▶ _PROBLEM STATEMENT_
Pick every line from the data below that contains the string "phonological" and copy it.

Start of RECORDS FOR THE TASK

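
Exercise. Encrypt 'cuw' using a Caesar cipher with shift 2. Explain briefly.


Shift each letter by 2: c -> e, u -> w, w -> y. Result: 'ewy'.

ewy


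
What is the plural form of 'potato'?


Apply rule: Add -es (consonant + o). 'potato' becomes 'potatoes'.

potatoes


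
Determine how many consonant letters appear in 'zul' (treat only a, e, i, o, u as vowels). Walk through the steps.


Consonants in 'zul': z, l = 2 consonants.

2


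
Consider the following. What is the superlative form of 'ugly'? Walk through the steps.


Apply superlative formation (consonant + y: change y to i, add -est): 'ugly' -> 'ugliest'.

ugliest


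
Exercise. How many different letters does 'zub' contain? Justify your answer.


Unique letters in 'zub': {b, u, z} = 3 distinct letters.

3


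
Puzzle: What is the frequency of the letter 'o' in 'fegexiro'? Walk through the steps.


Letter 'o' in 'fegexiro': found at position(s) 8 = 1 occurrence(s).

1


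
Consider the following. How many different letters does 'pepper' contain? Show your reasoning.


Unique letters in 'pepper': {e, p, r} = 3 distinct letters.

3


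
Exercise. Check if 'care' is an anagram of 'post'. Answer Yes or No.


Sorted letters of 'care': 'acer'
Sorted letters of 'post': 'opst'
They do not match.

No


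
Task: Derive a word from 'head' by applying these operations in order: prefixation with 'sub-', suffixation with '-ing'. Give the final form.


Step 1: Add prefix 'sub-' to 'head' = 'subhead'
Step 2: Add suffix '-ing' to 'subhead' = 'subheading'

subheading


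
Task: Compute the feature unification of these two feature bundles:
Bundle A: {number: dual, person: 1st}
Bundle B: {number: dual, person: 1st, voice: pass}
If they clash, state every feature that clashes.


Compare features:
number: A=dual vs B=dual -> unified: dual
person: A=1st vs B=1st -> unified: 1st
voice: A=_ vs B=pass -> unified: pass
No clashes found.

Unified: {number: dual, person: 1st, voice: pass}


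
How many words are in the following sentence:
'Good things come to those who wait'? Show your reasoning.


Split into words: Good | things | come | to | those | who | wait = 7 words.

7


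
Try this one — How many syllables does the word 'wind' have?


Break 'wind' into syllables: wind -> wind = 1 syllable

1 syllable


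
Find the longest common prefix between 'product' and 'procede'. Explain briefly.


Compare from the start: 3 characters match: 'pro'. Mismatch at position 4: 'd' vs 'c'.

pro


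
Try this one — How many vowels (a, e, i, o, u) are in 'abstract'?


Vowels in 'abstract': a, a = 2 vowels.

2


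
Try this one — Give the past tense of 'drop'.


Apply rule: Double final consonant and add -ed. 'drop' becomes 'dropped'.

dropped


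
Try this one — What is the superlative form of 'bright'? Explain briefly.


Apply superlative formation (add -est): 'bright' -> 'brightest'.

brightest


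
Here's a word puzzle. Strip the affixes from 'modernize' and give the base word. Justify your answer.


Remove suffix '-ize' from 'modernize' to get root 'modern'.

modern


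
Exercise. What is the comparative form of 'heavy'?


Apply comparative formation (consonant + y: change y to i, add -er): 'heavy' -> 'heavier'.

heavier


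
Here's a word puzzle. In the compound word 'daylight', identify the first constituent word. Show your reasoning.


Split 'daylight' into 'day' + 'light'. The first part is 'day'.

day


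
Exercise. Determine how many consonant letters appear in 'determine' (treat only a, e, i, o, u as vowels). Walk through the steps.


Consonants in 'determine': d, t, r, m, n = 5 consonants.

5


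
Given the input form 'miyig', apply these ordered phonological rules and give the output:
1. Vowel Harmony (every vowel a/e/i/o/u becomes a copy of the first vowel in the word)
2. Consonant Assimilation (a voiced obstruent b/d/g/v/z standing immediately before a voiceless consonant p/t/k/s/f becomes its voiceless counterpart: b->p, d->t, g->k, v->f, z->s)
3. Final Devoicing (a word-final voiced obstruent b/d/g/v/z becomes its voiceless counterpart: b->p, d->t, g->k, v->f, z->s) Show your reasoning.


Starting form: 'miyig'
Rule 1: Vowel Harmony: all vowels already match. No change.
Rule 2: Consonant Assimilation: no voiced obstruent (b/d/g/v/z) stands immediately before a voiceless consonant (p/t/k/s/f). No change.
Rule 3: Final Devoicing: word-final voiced obstruent 'g' becomes voiceless 'k'. 'miyig' -> 'miyik'
Final form: 'miyik'

miyik


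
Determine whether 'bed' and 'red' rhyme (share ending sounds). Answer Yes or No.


Rime (stressed vowel + following sounds) of 'bed': -ed = /ɛd/
Rime of 'red': -ed = /ɛd/
/ɛd/ and /ɛd/ are the same ending sound, so the words rhyme.

Yes


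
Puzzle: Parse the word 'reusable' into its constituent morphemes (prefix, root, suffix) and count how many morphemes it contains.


Step 1: Identify prefix: 're' (meaning: again)
Step 2: Identify root: 'use'
Step 3: Identify suffix(es): 'able'
Decomposition: re- (prefix: again) + use (root) + -able (suffix: capable of)
Total morphemes: 3

3 morphemes (re- (prefix: again) + use (root) + -able (suffix: capable of))


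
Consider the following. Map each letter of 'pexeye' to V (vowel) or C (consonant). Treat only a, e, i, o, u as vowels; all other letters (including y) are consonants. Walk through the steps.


Letter mapping: p = C, e = V, x = C, e = V, y = C, e = V.

CVCVCV


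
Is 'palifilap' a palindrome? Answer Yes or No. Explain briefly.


Forward: 'palifilap'
Reversed: 'palifilap'
They are identical.

Yes


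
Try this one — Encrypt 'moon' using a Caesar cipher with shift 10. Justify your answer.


Shift each letter by 10: m -> w, o -> y, o -> y, n -> x. Result: 'wyyx'.

wyyx


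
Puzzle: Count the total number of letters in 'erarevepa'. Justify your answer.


Spell out 'erarevepa' and number each letter: e(1), r(2), a(3), r(4), e(5), v(6), e(7), p(8), a(9). Total: 9 letters.

9


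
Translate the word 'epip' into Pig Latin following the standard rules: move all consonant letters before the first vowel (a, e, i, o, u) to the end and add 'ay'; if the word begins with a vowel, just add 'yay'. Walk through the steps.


'epip' starts with a vowel, so add 'yay': 'epipyay'.

epipyay


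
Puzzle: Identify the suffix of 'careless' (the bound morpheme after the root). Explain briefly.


The word 'careless' = 'care' (root) + '-less' (suffix). The suffix is '-less'.

less


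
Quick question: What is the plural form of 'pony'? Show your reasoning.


Apply rule: Change -y to -ies (consonant + y). 'pony' becomes 'ponies'.

ponies


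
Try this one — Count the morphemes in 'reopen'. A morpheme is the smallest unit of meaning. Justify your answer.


Decomposition: re- (prefix) + open (root) = 2 morpheme(s)

2 morphemes


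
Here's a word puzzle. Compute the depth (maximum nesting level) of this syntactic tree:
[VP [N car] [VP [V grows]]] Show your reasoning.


Count bracket nesting levels:
'[' at pos 0: depth = 1
'[' at pos 4: depth = 2
'[' at pos 12: depth = 2
'[' at pos 16: depth = 3
Maximum depth reached: 3

3


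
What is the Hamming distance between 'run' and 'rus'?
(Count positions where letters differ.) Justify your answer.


Alignment:
Position 1: 'r' vs 'r' = match
Position 2: 'u' vs 'u' = match
Position 3: 'n' vs 's' = DIFFER
Total differences: 1

1


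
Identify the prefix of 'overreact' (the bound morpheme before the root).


The word 'overreact' = 'over' (prefix) + 'react' (root). The prefix is 'over'.

over


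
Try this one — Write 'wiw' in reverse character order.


Reverse 'wiw' character by character: 'wiw'.

wiw


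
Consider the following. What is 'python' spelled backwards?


Reverse 'python' character by character: 'nohtyp'.

nohtyp


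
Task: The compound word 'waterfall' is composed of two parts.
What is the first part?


Split 'waterfall' into 'water' + 'fall'. The first part is 'water'.

water


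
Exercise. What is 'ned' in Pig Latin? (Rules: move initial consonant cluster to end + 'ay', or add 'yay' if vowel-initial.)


'ned': move consonant cluster 'n' to end and add 'ay': 'ednay'.

ednay


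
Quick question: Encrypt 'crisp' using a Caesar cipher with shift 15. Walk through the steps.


Shift each letter by 15: c -> r, r -> g, i -> x, s -> h, p -> e. Result: 'rgxhe'.

rgxhe


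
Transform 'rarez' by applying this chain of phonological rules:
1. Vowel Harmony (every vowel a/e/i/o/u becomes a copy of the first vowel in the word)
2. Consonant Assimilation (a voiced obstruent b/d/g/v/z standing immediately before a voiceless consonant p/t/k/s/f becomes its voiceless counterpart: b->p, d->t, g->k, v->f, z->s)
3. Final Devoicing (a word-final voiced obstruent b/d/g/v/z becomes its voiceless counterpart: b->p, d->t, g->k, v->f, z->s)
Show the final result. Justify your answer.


Starting form: 'rarez'
Rule 1: Vowel Harmony: all vowels become 'a' (matching first vowel). 'rarez' -> 'raraz'
Rule 2: Consonant Assimilation: no voiced obstruent (b/d/g/v/z) stands immediately before a voiceless consonant (p/t/k/s/f). No change.
Rule 3: Final Devoicing: word-final voiced obstruent 'z' becomes voiceless 's'. 'raraz' -> 'raras'
Final form: 'raras'

raras


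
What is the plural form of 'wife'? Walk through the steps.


Apply rule: Change -fe to -ves. 'wife' becomes 'wives'.

wives


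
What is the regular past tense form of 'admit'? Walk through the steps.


Apply rule: Double final consonant and add -ed. 'admit' becomes 'admitted'.

admitted


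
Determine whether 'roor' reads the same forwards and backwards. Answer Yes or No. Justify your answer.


Forward: 'roor'
Reversed: 'roor'
They are identical.

Yes


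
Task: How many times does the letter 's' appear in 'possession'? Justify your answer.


Letter 's' in 'possession': found at position(s) 3, 4, 6, 7 = 4 occurrence(s).

4


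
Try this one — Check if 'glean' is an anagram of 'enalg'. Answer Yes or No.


Sorted letters of 'glean': 'aegln'
Sorted letters of 'enalg': 'aegln'
They match.

Yes


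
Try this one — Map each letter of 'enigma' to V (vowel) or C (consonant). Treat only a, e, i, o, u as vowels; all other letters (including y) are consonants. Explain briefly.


Letter mapping: e = V, n = C, i = V, g = C, m = C, a = V.

VCVCCV


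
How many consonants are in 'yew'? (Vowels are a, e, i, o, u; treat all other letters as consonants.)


Consonants in 'yew': y, w = 2 consonants.

2


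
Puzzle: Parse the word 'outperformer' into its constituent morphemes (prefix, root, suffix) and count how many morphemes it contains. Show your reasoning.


Step 1: Identify prefix: 'out' (meaning: surpass)
Step 2: Identify root: 'perform'
Step 3: Identify suffix(es): 'er'
Decomposition: out- (prefix: surpass) + perform (root) + -er (suffix: one who)
Total morphemes: 3

3 morphemes (out- (prefix: surpass) + perform (root) + -er (suffix: one who))


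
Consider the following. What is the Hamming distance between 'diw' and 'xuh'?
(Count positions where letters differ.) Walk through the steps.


Alignment:
Position 1: 'd' vs 'x' = DIFFER
Position 2: 'i' vs 'u' = DIFFER
Position 3: 'w' vs 'h' = DIFFER
Total differences: 3

3


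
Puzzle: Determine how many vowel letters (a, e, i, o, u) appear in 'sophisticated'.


Vowels in 'sophisticated': o, i, i, a, e = 5 vowels.

5


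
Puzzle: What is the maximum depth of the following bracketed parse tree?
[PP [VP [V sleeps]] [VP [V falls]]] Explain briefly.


Count bracket nesting levels:
'[' at pos 0: depth = 1
'[' at pos 4: depth = 2
'[' at pos 8: depth = 3
'[' at pos 20: depth = 2
'[' at pos 24: depth = 3
Maximum depth reached: 3

3


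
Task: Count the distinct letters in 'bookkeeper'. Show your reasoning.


Unique letters in 'bookkeeper': {b, e, k, o, p, r} = 6 distinct letters.

6


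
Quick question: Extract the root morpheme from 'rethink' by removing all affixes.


Remove prefix 're' from 'rethink' to get root 'think'.

think


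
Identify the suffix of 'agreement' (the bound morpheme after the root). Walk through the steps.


The word 'agreement' = 'agree' (root) + '-ment' (suffix). The suffix is '-ment'.

ment


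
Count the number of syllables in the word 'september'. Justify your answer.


Break 'september' into syllables: sep-tem-ber -> sep | tem | ber = 3 syllables

3 syllables


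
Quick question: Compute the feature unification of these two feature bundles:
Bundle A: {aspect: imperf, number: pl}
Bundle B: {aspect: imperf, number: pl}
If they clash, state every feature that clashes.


Compare features:
aspect: A=imperf vs B=imperf -> unified: imperf
number: A=pl vs B=pl -> unified: pl
No clashes found.

Unified: {aspect: imperf, number: pl}


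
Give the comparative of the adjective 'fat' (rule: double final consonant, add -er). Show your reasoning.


Apply comparative formation (double final consonant, add -er): 'fat' -> 'fatter'.

fatter


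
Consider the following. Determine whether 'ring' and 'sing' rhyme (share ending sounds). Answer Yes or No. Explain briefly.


Rime (stressed vowel + following sounds) of 'ring': -ing = /ɪŋ/
Rime of 'sing': -ing = /ɪŋ/
/ɪŋ/ and /ɪŋ/ are the same ending sound, so the words rhyme.

Yes


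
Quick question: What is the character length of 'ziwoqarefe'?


Spell out 'ziwoqarefe' and number each letter: z(1), i(2), w(3), o(4), q(5), a(6), r(7), e(8), f(9), e(10). Total: 10 letters.

10


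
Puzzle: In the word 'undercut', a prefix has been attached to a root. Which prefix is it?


The word 'undercut' = 'under' (prefix) + 'cut' (root). The prefix is 'under'.

under


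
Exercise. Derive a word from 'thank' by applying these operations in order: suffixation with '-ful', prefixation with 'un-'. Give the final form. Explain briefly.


Step 1: Add suffix '-ful' to 'thank' = 'thankful'
Step 2: Add prefix 'un-' to 'thankful' = 'unthankful'

unthankful


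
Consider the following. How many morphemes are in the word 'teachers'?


Decomposition: teach (root) + -er (suffix) + -s (plural) = 3 morpheme(s)

3 morphemes


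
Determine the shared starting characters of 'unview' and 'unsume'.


Compare from the start: 2 characters match: 'un'. Mismatch at position 3: 'v' vs 's'.

un


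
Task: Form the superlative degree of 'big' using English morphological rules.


Apply superlative formation (double final consonant, add -est): 'big' -> 'biggest'.

biggest


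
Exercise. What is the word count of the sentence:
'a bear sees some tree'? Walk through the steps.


Split into words: a | bear | sees | some | tree = 5 words.

5


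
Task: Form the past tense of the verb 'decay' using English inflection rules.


Apply rule: Add -ed. 'decay' becomes 'decayed'.

decayed


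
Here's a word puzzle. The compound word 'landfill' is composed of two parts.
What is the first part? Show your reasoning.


Split 'landfill' into 'land' + 'fill'. The first part is 'land'.

land


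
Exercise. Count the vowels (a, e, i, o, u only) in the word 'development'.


Vowels in 'development': e, e, o, e = 4 vowels.

4


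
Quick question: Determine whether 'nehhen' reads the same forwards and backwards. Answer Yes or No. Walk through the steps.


Forward: 'nehhen'
Reversed: 'nehhen'
They are identical.

Yes


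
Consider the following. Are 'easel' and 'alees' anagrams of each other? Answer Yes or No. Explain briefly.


Sorted letters of 'easel': 'aeels'
Sorted letters of 'alees': 'aeels'
They match.

Yes


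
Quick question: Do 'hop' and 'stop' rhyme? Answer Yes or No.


Rime (stressed vowel + following sounds) of 'hop': -op = /ɒp/
Rime of 'stop': -op = /ɒp/
/ɒp/ and /ɒp/ are the same ending sound, so the words rhyme.

Yes


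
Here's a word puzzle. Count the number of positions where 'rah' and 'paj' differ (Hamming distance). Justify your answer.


Alignment:
Position 1: 'r' vs 'p' = DIFFER
Position 2: 'a' vs 'a' = match
Position 3: 'h' vs 'j' = DIFFER
Total differences: 2

2


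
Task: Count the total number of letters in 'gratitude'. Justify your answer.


Spell out 'gratitude' and number each letter: g(1), r(2), a(3), t(4), i(5), t(6), u(7), d(8), e(9). Total: 9 letters.

9


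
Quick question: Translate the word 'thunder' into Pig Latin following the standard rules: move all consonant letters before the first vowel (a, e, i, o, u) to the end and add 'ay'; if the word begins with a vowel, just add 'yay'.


'thunder': move consonant cluster 'th' to end and add 'ay': 'underthay'.

underthay


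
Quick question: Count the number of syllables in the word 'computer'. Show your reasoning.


Break 'computer' into syllables: com-pu-ter -> com | pu | ter = 3 syllables

3 syllables


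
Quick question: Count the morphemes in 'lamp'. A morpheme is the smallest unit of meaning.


Decomposition: lamp (free morpheme) = 1 morpheme(s)

1 morphemes


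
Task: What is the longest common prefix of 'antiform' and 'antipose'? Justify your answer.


Compare from the start: 4 characters match: 'anti'. Mismatch at position 5: 'f' vs 'p'.

anti


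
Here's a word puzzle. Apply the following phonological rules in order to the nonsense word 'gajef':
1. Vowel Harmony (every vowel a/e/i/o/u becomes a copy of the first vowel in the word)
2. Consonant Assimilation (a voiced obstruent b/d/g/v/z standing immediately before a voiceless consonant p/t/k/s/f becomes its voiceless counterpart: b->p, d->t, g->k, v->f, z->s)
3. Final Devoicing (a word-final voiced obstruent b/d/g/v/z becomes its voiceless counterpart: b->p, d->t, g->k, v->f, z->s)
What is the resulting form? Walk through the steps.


Starting form: 'gajef'
Rule 1: Vowel Harmony: all vowels become 'a' (matching first vowel). 'gajef' -> 'gajaf'
Rule 2: Consonant Assimilation: no voiced obstruent (b/d/g/v/z) stands immediately before a voiceless consonant (p/t/k/s/f). No change.
Rule 3: Final Devoicing: final consonant 'f' is not one of the voiced obstruents b/d/g/v/z. No change.
Final form: 'gajaf'

gajaf


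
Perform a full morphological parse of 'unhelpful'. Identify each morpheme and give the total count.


Step 1: Identify prefix: 'un' (meaning: not/reverse)
Step 2: Identify root: 'help'
Step 3: Identify suffix(es): 'ful'
Decomposition: un- (prefix: not/reverse) + help (root) + -ful (suffix: full of)
Total morphemes: 3

3 morphemes (un- (prefix: not/reverse) + help (root) + -ful (suffix: full of))


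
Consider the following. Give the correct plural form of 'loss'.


Apply rule: Add -es (sibilant/fricative ending). 'loss' becomes 'losses'.

losses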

End of RECORDS FOR THE TASK

▶ _OUTPUT OF THE EXERCISE_
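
Given the input form 'miyig', apply these ordered phonological rules and give the output:
Transform 'rarez' by applying this chain of phonological rules:
Here's a word puzzle. Apply the following phonological rules in order to the nonsense word 'gajef':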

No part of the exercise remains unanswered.